== Work required ==
Please restate verbatim the lines that open the listing below, ending with the line in which "- tutorial video (6" occurs.

START Given records

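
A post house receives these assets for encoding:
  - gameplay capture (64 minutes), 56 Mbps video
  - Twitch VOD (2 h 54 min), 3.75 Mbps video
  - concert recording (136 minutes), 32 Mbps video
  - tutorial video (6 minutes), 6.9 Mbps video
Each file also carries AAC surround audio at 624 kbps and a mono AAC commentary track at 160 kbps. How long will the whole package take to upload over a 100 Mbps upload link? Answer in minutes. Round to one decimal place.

89.3 minutes

Audio total: 624 + 160 = 784 kbps = 0.784 Mbps.
gameplay capture: 56.784 Mbps × 3840 s = 218050.6 Mb
Twitch VOD: 4.534 Mbps × 10440 s = 47335.0 Mb
concert recording: 32.784 Mbps × 8160 s = 267517.4 Mb
tutorial video: 7.684 Mbps × 360 s = 2766.2 Mb
Total: 535669.2 Mb = 66958.6 MB.
At 100 Mbps: 535669.2 / 100 = 5357 s ≈ 89.3 minutes.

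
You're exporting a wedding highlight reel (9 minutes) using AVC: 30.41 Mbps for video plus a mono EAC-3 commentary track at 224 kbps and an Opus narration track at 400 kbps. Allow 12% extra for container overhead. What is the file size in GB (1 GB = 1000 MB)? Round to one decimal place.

2.3 GB

9 min = 540 s
Audio total: 224 + 400 = 624 kbps = 0.624 Mbps.
Total bitrate: 30.41 + 0.624 = 31.034 Mbps.
Stream data: 31.034 Mbps × 540 s = 16758.4 Mb.
With 12% container overhead: ×1.12.
18,769 Mb ÷ 8 = 2,346 MB → 2.346 GB.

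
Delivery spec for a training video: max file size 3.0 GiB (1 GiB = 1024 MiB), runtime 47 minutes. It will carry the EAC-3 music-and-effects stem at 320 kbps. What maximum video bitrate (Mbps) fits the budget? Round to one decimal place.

8.8 Mbps

Budget: 3.0 GiB = 25769.8 Mb.
47 min = 2820 s
Total bitrate budget: 25769.8 Mb / 2820 s = 9.138 Mbps.
Audio: 320 kbps = 0.320 Mbps.
Video: 9.138 − 0.320 = 8.818 Mbps.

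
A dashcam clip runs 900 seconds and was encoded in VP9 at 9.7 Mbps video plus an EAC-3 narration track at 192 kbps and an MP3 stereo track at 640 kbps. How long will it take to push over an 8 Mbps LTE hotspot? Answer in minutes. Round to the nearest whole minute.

Audio total: 192 + 640 = 832 kbps = 0.832 Mbps.
Total bitrate: 10.532 Mbps.
File: 10.532 Mbps × 900 s = 9478.8 Mb.
At 8 Mbps: 9478.8 / 8 = 1184.8 s ≈ 19.7 minutes.

20 minutes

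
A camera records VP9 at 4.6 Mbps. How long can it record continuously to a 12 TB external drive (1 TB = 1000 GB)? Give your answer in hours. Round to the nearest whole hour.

5797 hours

Capacity: 12 TB = 96,000,000 Mb.
Recording time: 96,000,000 / 4.600 = 20,869,565 s ≈ 5,797 hours.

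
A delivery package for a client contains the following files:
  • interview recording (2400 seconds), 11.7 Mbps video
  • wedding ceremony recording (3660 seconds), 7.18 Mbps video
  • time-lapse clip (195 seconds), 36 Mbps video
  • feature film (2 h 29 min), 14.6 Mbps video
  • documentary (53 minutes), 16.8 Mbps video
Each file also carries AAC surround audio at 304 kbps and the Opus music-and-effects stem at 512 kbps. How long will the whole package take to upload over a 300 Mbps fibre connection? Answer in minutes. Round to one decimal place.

Audio total: 304 + 512 = 816 kbps = 0.816 Mbps.
interview recording: 12.516 Mbps × 2400 s = 30038.4 Mb
wedding ceremony recording: 7.996 Mbps × 3660 s = 29265.4 Mb
time-lapse clip: 36.816 Mbps × 195 s = 7179.1 Mb
feature film: 15.416 Mbps × 8940 s = 137819.0 Mb
documentary: 17.616 Mbps × 3180 s = 56018.9 Mb
Total: 260320.8 Mb = 32540.1 MB.
At 300 Mbps: 260320.8 / 300 = 868 s ≈ 14.5 minutes.

14.5 minutes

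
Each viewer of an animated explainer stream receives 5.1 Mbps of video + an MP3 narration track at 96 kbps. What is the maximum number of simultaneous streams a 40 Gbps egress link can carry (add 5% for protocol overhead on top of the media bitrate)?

7331

Audio: 96 kbps = 0.096 Mbps.
Per-viewer media rate: 5.196 Mbps.
On the wire with 5% overhead: 5.456 Mbps.
40 Gbps = 40,000 Mbps; 40,000 / 5.456 = 7331.65 → 7331 viewers.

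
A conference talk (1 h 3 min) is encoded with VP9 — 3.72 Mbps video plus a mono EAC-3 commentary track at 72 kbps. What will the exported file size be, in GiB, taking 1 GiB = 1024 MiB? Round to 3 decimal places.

1 h 3 min = 63 min = 3780 s
Audio: 72 kbps = 0.072 Mbps.
Total bitrate: 3.72 + 0.072 = 3.792 Mbps.
Stream data: 3.792 Mbps × 3780 s = 14333.8 Mb.
14,334 Mb = 1,791,720,000 bytes ÷ 1,073,741,824 = 1.669 GiB.

1.669 GiB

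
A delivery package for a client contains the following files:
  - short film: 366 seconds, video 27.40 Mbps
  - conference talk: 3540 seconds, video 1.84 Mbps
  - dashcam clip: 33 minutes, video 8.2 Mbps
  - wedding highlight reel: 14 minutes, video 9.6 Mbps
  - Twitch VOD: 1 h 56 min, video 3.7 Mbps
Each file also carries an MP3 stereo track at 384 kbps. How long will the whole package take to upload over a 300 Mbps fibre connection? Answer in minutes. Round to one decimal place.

Audio: 384 kbps = 0.384 Mbps.
short film: 27.784 Mbps × 366 s = 10168.9 Mb
conference talk: 2.224 Mbps × 3540 s = 7873.0 Mb
dashcam clip: 8.584 Mbps × 1980 s = 16996.3 Mb
wedding highlight reel: 9.984 Mbps × 840 s = 8386.6 Mb
Twitch VOD: 4.084 Mbps × 6960 s = 28424.6 Mb
Total: 71849.4 Mb = 8981.2 MB.
At 300 Mbps: 71849.4 / 300 = 239 s ≈ 3.99 minutes.

4.0 minutes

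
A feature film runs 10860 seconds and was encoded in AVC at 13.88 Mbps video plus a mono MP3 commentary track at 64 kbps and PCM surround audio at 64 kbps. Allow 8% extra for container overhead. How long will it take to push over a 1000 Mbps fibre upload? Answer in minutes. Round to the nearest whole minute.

3 minutes

Audio total: 64 + 64 = 128 kbps = 0.128 Mbps.
Total bitrate: 14.008 Mbps.
File: 14.008 Mbps × 10860 s = 152126.9 Mb.
With 8% container overhead: ×1.08. → 164297.0 Mb.
At 1000 Mbps: 164297.0 / 1000 = 164.3 s ≈ 2.74 minutes.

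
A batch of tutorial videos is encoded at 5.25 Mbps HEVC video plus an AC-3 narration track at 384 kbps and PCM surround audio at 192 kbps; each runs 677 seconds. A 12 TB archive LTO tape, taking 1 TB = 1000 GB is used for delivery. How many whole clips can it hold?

24339

Audio total: 384 + 192 = 576 kbps = 0.576 Mbps.
Total bitrate: 5.826 Mbps.
Per item: 5.826 Mbps × 677 s = 3,944 Mb = 493.0 MB.
Capacity: 12 TB = 96,000,000 Mb; 24339.52 items → 24339 complete.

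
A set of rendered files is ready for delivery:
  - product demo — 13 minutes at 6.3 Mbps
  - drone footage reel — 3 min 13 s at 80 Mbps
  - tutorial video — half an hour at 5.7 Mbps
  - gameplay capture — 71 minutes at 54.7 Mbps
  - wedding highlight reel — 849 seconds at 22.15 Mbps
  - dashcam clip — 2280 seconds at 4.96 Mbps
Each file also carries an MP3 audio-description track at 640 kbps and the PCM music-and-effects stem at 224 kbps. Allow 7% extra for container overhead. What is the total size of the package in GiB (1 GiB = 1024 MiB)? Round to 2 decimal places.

Audio total: 640 + 224 = 864 kbps = 0.864 Mbps.
product demo: 7.164 Mbps × 780 s × 1.07 = 5979.1 Mb
drone footage reel: 80.864 Mbps × 193 s × 1.07 = 16699.2 Mb
tutorial video: 6.564 Mbps × 1800 s × 1.07 = 12642.3 Mb
gameplay capture: 55.564 Mbps × 4260 s × 1.07 = 253271.8 Mb
wedding highlight reel: 23.014 Mbps × 849 s × 1.07 = 20906.6 Mb
dashcam clip: 5.824 Mbps × 2280 s × 1.07 = 14208.2 Mb
Total: 323707.2 Mb = 40463.4 MB.
= 37.68 GiB.

37.68 GiB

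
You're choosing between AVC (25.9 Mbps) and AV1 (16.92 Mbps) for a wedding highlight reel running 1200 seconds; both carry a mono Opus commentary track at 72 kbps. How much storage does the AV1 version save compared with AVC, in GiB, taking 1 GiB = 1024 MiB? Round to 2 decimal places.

Audio: 72 kbps = 0.072 Mbps.
AVC: 25.972 Mbps × 1200 s = 31166.4 Mb = 3.628 GiB.
AV1: 16.992 Mbps × 1200 s = 20390.4 Mb = 2.374 GiB.
Saving: 3.628 − 2.374 = 1.254 GiB.

1.25 GiB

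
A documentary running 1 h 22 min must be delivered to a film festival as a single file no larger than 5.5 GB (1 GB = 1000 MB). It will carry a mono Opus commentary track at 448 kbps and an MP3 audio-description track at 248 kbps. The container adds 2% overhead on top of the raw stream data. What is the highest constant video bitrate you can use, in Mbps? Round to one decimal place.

Budget: 5.5 GB = 44000.0 Mb.
Stream payload after overhead: 44000.0 / 1.02 = 43137.3 Mb.
1 h 22 min = 82 min = 4920 s
Total bitrate budget: 43137.3 Mb / 4920 s = 8.768 Mbps.
Audio total: 448 + 248 = 696 kbps = 0.696 Mbps.
Video: 8.768 − 0.696 = 8.072 Mbps.

8.1 Mbps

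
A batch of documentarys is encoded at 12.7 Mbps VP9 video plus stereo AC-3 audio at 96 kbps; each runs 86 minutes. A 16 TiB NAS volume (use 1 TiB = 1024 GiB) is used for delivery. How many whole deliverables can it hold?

86 min = 5160 s
Audio: 96 kbps = 0.096 Mbps.
Total bitrate: 12.796 Mbps.
Per item: 12.796 Mbps × 5160 s = 66,027 Mb = 8,253 MB.
Capacity: 16 TiB = 140,737,488 Mb; 2131.50 items → 2131 complete.

2131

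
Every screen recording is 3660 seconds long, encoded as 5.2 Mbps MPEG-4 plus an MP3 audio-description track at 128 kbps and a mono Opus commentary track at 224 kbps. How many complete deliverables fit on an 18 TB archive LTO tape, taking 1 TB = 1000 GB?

7086

Audio total: 128 + 224 = 352 kbps = 0.352 Mbps.
Total bitrate: 5.552 Mbps.
Per item: 5.552 Mbps × 3660 s = 20,320 Mb = 2,540 MB.
Capacity: 18 TB = 144,000,000 Mb; 7086.50 items → 7086 complete.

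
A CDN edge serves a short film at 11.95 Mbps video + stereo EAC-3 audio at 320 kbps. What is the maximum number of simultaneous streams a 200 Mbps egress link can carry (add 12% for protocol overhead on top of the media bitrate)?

Audio: 320 kbps = 0.320 Mbps.
Per-viewer media rate: 12.270 Mbps.
On the wire with 12% overhead: 13.742 Mbps.
200 Mbps = 200.0 Mbps; 200.0 / 13.742 = 14.55 → 14 viewers.

14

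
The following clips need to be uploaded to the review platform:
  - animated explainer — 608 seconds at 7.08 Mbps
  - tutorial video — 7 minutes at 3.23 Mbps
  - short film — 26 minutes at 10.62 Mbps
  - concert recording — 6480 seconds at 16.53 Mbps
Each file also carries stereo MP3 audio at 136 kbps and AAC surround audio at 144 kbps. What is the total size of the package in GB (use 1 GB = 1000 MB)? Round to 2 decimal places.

16.49 GB

Audio total: 136 + 144 = 280 kbps = 0.280 Mbps.
animated explainer: 7.360 Mbps × 608 s = 4474.9 Mb
tutorial video: 3.510 Mbps × 420 s = 1474.2 Mb
short film: 10.900 Mbps × 1560 s = 17004.0 Mb
concert recording: 16.810 Mbps × 6480 s = 108928.8 Mb
Total: 131881.9 Mb = 16485.2 MB.
= 16.49 GB.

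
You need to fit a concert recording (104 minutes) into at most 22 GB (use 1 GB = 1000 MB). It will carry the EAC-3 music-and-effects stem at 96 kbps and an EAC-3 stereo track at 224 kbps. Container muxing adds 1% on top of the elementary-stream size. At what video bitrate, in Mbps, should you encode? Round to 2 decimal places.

Budget: 22 GB = 176000.0 Mb.
Stream payload after overhead: 176000.0 / 1.01 = 174257.4 Mb.
104 min = 6240 s
Total bitrate budget: 174257.4 Mb / 6240 s = 27.926 Mbps.
Audio total: 96 + 224 = 320 kbps = 0.320 Mbps.
Video: 27.926 − 0.320 = 27.606 Mbps.

27.61 Mbps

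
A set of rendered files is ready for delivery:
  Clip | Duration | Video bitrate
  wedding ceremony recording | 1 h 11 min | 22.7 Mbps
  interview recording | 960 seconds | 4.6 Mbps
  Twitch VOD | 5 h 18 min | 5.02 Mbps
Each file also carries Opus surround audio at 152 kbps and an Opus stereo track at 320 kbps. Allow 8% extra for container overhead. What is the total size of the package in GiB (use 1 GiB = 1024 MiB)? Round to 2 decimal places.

Audio total: 152 + 320 = 472 kbps = 0.472 Mbps.
wedding ceremony recording: 23.172 Mbps × 4260 s × 1.08 = 106609.7 Mb
interview recording: 5.072 Mbps × 960 s × 1.08 = 5258.6 Mb
Twitch VOD: 5.492 Mbps × 19080 s × 1.08 = 113170.3 Mb
Total: 225038.7 Mb = 28129.8 MB.
= 26.20 GiB.

26.20 GiB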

END Given records

== Solution ==
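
A post house receives these assets for encoding:
  - gameplay capture (64 minutes), 56 Mbps video
  - Twitch VOD (2 h 54 min), 3.75 Mbps video
  - concert recording (136 minutes), 32 Mbps video
  - tutorial video (6 minutes), 6.9 Mbps video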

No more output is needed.